Work to be completed: For each line below that includes the word "holds", make a copy.

★ ★ ★ ★ ★

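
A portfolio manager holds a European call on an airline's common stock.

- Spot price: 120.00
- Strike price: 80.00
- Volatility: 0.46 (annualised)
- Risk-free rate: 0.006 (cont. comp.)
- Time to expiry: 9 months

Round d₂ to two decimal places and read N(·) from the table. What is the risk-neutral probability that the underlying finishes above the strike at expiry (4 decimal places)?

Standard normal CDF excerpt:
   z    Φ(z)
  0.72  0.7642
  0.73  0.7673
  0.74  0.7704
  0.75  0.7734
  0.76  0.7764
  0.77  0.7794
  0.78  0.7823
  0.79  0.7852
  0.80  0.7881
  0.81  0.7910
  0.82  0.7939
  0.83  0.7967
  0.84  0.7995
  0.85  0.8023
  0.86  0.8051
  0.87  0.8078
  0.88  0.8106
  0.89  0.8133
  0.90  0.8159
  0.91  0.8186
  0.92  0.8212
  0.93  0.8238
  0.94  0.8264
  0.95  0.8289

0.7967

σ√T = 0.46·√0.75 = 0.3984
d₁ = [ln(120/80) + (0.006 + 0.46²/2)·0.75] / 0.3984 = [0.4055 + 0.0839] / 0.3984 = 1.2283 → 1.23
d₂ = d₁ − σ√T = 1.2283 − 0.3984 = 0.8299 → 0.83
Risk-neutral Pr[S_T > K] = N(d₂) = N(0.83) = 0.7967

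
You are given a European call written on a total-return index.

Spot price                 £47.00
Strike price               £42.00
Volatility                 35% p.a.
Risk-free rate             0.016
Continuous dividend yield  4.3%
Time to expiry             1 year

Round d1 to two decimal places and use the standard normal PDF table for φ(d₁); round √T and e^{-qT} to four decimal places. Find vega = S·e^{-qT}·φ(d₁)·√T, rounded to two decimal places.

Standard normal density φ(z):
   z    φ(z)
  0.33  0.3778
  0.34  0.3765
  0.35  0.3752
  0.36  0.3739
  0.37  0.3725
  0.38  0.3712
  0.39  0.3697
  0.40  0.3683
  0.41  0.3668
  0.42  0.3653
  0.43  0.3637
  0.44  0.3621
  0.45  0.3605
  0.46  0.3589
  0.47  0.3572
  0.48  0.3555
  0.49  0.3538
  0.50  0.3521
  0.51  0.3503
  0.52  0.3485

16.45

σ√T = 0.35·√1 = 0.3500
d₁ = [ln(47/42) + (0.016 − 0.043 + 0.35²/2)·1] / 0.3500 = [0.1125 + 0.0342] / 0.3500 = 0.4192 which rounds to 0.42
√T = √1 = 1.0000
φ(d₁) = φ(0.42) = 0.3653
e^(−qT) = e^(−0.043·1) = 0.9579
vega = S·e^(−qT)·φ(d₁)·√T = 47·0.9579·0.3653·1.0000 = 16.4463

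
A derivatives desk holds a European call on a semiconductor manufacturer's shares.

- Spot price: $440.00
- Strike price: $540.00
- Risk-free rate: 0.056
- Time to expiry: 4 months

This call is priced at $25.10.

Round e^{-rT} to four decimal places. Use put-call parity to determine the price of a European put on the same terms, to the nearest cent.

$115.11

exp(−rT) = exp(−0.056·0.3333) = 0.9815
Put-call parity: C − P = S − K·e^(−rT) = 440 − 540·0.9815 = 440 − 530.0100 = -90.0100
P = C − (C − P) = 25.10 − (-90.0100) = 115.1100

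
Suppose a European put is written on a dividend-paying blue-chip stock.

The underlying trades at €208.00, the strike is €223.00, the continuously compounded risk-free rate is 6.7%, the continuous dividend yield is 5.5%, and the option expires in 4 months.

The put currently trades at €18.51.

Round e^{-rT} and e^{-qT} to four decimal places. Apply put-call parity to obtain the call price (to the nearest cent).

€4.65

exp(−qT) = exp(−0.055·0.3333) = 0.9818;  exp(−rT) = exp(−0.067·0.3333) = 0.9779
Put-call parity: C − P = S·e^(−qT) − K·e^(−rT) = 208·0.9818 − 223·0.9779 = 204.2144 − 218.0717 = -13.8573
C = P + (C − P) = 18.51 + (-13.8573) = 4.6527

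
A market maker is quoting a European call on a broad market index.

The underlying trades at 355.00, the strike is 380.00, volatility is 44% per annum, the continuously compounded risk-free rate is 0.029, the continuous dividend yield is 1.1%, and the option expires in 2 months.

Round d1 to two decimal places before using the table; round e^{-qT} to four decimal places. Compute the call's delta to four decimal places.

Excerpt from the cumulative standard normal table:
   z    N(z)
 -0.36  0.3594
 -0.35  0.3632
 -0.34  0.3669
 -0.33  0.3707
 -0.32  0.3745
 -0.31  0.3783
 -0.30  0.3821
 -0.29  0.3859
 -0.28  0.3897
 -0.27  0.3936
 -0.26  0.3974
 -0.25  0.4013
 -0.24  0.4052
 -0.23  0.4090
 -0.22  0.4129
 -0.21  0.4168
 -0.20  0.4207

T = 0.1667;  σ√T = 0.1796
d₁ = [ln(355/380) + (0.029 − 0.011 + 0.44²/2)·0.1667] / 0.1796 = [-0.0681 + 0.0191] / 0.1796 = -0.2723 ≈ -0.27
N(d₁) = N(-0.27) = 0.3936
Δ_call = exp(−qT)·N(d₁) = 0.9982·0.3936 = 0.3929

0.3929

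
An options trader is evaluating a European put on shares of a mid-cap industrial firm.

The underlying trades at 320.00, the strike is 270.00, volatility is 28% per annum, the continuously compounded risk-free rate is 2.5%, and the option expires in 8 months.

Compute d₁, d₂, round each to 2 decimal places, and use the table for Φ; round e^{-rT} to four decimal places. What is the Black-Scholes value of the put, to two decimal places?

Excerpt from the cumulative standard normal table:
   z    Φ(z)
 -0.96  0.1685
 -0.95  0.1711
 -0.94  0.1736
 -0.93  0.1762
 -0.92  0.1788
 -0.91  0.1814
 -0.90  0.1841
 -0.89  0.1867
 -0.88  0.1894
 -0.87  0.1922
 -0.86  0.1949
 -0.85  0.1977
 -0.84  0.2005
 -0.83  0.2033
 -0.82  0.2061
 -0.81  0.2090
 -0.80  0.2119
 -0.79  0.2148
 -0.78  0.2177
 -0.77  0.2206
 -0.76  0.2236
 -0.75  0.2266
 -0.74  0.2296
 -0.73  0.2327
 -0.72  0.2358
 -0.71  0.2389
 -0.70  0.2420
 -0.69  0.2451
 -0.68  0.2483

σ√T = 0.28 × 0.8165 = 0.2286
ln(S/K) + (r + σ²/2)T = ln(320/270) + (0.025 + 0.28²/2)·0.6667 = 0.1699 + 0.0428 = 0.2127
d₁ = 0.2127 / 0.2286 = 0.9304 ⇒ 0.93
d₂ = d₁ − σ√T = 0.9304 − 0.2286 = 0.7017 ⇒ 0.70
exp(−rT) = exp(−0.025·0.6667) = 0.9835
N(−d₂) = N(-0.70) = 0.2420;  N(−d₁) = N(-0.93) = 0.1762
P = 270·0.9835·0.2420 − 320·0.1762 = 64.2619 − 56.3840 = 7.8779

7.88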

★ ★ ★ ★ ★

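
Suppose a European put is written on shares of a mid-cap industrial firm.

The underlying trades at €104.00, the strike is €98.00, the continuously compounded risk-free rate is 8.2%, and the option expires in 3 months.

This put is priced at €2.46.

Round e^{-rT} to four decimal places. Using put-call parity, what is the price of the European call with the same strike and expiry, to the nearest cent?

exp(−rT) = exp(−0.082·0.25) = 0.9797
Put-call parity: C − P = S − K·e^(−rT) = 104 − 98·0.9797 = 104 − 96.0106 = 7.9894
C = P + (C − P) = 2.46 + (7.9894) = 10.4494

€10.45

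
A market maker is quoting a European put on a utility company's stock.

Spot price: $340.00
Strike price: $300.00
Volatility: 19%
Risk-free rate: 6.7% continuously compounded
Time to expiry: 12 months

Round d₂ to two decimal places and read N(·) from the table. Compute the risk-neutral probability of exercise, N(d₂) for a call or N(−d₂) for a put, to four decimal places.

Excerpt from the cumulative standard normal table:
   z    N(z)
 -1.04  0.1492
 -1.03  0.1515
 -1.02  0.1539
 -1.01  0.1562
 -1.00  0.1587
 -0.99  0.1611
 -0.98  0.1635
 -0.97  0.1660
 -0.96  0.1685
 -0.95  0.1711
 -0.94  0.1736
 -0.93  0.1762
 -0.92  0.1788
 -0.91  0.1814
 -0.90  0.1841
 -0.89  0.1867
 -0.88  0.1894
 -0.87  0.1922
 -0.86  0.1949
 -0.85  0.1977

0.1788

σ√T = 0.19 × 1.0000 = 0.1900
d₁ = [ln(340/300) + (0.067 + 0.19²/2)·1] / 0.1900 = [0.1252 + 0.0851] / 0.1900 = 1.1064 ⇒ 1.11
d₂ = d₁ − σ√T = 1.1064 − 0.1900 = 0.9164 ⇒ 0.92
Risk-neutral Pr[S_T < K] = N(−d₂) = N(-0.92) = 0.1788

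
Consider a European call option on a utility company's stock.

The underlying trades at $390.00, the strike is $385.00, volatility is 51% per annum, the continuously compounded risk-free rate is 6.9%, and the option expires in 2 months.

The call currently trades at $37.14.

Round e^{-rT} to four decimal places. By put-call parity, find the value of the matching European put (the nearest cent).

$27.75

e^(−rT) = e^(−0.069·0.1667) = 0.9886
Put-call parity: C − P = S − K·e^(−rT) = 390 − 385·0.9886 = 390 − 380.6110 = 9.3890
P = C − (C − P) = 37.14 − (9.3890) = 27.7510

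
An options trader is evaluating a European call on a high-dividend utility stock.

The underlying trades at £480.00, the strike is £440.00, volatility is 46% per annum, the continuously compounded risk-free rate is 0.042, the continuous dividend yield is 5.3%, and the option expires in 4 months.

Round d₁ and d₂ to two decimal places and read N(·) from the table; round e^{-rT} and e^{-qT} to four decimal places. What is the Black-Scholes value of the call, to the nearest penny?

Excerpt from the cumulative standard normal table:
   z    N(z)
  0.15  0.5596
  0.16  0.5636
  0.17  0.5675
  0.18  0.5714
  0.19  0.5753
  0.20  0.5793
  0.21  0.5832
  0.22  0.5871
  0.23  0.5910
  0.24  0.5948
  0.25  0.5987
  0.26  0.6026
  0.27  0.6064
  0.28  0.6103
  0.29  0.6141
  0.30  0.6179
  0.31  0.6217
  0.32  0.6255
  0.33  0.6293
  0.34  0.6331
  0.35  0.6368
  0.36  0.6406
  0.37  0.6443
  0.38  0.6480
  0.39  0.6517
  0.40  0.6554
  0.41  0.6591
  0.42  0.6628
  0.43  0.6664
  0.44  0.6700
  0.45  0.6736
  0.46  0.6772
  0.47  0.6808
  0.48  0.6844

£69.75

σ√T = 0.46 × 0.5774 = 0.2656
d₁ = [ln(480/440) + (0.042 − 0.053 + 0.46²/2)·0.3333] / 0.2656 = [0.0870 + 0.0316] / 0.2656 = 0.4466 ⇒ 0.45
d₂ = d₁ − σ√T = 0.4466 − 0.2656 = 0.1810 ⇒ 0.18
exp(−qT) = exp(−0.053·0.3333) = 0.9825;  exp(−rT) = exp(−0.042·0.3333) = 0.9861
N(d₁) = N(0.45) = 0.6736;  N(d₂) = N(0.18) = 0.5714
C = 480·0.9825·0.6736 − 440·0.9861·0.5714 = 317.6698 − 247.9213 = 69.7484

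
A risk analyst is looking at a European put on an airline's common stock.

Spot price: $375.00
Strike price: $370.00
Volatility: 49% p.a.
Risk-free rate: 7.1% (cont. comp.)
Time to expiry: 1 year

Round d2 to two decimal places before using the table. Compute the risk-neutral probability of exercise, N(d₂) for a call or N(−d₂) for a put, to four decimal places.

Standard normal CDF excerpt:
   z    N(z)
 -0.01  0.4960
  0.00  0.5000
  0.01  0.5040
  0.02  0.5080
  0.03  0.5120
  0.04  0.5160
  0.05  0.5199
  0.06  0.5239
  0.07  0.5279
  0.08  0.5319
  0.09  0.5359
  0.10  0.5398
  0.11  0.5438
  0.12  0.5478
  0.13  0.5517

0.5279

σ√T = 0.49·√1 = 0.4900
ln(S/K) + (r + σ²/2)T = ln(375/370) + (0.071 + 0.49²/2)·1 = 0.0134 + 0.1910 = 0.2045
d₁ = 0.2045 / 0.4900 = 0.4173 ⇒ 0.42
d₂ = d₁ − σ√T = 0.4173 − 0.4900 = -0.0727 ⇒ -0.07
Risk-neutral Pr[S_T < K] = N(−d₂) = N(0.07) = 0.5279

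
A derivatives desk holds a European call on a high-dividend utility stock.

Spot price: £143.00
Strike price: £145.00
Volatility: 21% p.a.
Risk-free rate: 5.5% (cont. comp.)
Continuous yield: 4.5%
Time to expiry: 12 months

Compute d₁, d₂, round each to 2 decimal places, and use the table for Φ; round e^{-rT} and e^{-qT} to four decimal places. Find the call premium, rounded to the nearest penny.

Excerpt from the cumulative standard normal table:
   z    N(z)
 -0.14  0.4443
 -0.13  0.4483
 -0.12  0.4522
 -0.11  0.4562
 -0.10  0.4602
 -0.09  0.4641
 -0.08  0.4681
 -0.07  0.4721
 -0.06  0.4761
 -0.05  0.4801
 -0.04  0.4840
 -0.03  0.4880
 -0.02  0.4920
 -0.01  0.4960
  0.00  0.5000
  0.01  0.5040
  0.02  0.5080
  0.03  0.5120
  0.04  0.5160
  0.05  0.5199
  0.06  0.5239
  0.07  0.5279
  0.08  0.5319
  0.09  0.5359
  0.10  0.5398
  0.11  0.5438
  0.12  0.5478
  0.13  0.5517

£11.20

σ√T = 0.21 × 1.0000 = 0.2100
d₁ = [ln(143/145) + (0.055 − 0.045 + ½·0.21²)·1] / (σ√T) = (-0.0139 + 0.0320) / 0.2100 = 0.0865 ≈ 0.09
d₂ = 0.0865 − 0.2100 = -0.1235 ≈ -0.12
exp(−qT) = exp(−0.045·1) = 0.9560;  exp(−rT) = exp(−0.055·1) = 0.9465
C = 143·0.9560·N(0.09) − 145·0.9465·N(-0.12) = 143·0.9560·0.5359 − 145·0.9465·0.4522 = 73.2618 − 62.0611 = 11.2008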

★ ★ ★ ★ ★

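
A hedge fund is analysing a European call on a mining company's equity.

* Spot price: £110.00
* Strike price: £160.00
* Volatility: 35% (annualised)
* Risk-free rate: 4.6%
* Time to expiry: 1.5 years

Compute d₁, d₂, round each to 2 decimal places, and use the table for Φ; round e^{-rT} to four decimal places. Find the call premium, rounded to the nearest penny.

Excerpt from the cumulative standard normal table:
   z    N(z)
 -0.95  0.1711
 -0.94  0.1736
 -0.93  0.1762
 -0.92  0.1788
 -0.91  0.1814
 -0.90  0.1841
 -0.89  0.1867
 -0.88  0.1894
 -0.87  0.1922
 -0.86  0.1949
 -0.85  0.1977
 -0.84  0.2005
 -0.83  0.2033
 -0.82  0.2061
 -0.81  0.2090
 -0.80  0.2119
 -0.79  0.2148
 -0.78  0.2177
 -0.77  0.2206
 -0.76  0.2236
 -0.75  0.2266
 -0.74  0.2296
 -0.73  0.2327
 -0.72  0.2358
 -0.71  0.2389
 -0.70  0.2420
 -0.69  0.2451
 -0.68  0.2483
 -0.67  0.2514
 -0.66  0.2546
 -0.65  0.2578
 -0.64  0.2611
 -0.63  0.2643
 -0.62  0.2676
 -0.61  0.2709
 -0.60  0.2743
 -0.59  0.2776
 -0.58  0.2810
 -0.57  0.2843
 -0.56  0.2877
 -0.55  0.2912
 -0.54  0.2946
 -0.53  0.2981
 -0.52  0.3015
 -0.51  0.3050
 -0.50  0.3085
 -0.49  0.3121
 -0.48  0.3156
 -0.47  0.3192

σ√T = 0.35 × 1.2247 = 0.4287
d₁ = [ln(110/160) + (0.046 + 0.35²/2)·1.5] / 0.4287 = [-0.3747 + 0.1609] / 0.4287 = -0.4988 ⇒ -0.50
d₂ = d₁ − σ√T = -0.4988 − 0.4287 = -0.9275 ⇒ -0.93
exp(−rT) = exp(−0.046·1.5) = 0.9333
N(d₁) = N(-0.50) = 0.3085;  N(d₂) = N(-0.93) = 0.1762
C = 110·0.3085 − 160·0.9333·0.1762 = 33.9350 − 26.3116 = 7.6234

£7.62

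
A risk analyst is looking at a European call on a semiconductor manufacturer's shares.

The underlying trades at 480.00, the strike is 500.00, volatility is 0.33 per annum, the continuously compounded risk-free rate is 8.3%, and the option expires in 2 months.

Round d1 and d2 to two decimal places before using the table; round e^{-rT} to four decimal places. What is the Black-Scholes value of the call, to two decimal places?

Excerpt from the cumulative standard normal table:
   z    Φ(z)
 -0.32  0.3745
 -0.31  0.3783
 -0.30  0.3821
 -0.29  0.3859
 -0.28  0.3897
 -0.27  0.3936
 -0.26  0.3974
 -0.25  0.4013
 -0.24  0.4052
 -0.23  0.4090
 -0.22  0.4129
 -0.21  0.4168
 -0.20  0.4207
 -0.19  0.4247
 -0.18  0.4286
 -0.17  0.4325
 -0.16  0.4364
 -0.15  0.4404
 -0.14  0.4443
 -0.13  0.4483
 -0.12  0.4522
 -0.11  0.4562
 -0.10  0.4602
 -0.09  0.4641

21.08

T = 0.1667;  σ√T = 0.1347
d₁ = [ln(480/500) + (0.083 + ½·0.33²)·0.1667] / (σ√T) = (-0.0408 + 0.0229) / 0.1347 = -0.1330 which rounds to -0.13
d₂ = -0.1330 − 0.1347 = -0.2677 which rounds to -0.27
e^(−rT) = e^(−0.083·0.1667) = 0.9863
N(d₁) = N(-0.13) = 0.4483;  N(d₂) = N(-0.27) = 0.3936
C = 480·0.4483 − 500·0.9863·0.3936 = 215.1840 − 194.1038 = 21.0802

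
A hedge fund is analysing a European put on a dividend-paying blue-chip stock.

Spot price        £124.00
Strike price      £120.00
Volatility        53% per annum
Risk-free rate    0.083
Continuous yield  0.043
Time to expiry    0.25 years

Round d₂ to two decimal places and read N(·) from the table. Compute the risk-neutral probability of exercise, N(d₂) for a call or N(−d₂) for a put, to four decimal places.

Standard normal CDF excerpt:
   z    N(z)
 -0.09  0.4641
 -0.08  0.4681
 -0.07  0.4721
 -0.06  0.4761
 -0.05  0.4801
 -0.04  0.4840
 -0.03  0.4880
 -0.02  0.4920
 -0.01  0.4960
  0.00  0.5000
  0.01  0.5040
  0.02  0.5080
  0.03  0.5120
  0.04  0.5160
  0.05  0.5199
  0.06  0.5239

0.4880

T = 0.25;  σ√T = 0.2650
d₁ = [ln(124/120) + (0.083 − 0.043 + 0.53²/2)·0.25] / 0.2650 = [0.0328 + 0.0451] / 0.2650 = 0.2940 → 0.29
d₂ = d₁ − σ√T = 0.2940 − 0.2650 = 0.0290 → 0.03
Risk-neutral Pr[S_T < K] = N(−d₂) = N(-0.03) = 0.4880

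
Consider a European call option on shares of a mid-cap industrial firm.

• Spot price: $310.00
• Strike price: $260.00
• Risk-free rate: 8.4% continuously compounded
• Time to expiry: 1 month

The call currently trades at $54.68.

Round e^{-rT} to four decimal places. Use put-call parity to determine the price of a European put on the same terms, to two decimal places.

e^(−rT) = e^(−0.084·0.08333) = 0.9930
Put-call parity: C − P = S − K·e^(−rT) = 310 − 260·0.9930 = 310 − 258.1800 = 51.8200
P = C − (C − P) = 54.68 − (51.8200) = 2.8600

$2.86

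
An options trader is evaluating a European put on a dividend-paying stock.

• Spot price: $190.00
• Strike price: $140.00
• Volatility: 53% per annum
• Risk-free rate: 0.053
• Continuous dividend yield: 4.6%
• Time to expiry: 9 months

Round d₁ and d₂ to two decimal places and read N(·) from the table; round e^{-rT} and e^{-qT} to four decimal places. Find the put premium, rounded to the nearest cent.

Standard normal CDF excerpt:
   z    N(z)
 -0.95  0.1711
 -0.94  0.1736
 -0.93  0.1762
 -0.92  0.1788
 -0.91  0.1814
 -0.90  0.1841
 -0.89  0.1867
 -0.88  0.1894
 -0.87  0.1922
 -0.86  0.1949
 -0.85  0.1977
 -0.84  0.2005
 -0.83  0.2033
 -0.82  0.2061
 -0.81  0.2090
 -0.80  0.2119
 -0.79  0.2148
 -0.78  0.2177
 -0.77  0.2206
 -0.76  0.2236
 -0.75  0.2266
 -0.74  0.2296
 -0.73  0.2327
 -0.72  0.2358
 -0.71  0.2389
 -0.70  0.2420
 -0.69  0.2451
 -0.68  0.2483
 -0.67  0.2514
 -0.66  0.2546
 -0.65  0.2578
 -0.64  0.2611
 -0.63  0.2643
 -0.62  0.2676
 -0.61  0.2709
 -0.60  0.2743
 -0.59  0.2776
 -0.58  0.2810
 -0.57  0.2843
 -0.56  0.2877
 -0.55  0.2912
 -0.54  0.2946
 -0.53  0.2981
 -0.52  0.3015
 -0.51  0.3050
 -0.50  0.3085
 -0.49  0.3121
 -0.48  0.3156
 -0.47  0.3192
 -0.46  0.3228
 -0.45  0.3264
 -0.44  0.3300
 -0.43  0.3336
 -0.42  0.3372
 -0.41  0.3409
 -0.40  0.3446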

★ ★ ★ ★ ★

Result:
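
A portfolio manager holds a European call on an airline's common stock.
A derivatives desk holds a European call on a semiconductor manufacturer's shares.
A derivatives desk holds a European call on a high-dividend utility stock.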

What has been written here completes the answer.